TASK GOAL: Below are some records; output exactly the lines from the line with "6. Dr Expenses, Cr Revenue, amount 234" to the line with "A TRIAL BALANCE", both ends kept, and nothing more.

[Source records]
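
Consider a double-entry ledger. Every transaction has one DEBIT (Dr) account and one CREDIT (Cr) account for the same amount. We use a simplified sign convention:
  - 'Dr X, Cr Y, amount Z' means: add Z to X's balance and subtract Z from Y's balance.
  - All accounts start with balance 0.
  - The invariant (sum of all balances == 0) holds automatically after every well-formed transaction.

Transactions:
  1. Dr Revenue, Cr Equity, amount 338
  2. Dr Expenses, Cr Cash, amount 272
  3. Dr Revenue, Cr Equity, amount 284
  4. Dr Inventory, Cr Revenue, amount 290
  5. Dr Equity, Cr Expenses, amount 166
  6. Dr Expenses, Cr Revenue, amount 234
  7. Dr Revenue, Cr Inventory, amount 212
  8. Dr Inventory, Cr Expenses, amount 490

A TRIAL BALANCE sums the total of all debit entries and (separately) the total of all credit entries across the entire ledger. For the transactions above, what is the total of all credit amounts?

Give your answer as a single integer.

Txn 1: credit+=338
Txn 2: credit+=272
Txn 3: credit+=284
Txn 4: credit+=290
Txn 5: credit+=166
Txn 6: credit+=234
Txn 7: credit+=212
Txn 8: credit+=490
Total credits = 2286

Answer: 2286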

---

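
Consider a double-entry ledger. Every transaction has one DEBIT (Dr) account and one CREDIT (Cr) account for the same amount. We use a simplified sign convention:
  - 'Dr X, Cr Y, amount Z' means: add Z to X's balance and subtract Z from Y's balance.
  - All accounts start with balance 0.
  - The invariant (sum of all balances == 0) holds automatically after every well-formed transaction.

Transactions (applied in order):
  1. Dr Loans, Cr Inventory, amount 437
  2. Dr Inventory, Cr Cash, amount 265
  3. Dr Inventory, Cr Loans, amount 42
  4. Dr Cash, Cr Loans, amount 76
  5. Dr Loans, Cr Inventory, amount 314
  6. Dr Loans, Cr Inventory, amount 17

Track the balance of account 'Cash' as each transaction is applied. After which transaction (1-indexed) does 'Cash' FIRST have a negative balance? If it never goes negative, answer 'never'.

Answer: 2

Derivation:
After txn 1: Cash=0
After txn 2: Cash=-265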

WRITTEN ANSWER:
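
  6. Dr Expenses, Cr Revenue, amount 234
  7. Dr Revenue, Cr Inventory, amount 212
  8. Dr Inventory, Cr Expenses, amount 490

A TRIAL BALANCE sums the total of all debit entries and (separately) the total of all credit entries across the entire ledger. For the transactions above, what is the total of all credit amounts?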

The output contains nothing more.